▶ [What needs to be done] Repeat the records given below in full, with no changes.

▶ [Data shown]
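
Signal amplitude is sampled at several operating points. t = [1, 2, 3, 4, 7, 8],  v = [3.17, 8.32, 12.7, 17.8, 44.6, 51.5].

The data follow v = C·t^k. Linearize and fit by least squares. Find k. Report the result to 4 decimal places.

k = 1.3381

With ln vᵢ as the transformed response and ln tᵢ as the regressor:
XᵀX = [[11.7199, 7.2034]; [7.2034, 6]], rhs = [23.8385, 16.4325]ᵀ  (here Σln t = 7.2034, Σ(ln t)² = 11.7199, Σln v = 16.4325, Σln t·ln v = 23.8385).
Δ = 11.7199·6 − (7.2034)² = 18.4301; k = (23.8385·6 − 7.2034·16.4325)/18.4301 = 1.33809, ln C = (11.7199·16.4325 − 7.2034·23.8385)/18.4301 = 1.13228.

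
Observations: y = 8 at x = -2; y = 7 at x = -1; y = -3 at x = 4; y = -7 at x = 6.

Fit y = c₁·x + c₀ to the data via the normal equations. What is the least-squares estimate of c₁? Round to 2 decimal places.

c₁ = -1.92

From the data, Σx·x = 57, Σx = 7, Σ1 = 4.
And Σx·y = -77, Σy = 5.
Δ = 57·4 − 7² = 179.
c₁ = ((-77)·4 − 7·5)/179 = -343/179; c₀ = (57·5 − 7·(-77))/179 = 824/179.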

▶ [Answer for this exercise]
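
Signal amplitude is sampled at several operating points. t = [1, 2, 3, 4, 7, 8],  v = [3.17, 8.32, 12.7, 17.8, 44.6, 51.5].

The data follow v = C·t^k. Linearize and fit by least squares. Find k. Report the result to 4 decimal places.

k = 1.3381

With ln vᵢ as the transformed response and ln tᵢ as the regressor:
XᵀX = [[11.7199, 7.2034]; [7.2034, 6]], rhs = [23.8385, 16.4325]ᵀ  (here Σln t = 7.2034, Σ(ln t)² = 11.7199, Σln v = 16.4325, Σln t·ln v = 23.8385).
Δ = 11.7199·6 − (7.2034)² = 18.4301; k = (23.8385·6 − 7.2034·16.4325)/18.4301 = 1.33809, ln C = (11.7199·16.4325 − 7.2034·23.8385)/18.4301 = 1.13228.

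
Observations: y = 8 at x = -2; y = 7 at x = -1; y = -3 at x = 4; y = -7 at x = 6.

Fit y = c₁·x + c₀ to the data via the normal equations. What is the least-squares estimate of c₁? Round to 2 decimal places.

c₁ = -1.92

From the data, Σx·x = 57, Σx = 7, Σ1 = 4.
And Σx·y = -77, Σy = 5.
Δ = 57·4 − 7² = 179.
c₁ = ((-77)·4 − 7·5)/179 = -343/179; c₀ = (57·5 − 7·(-77))/179 = 824/179.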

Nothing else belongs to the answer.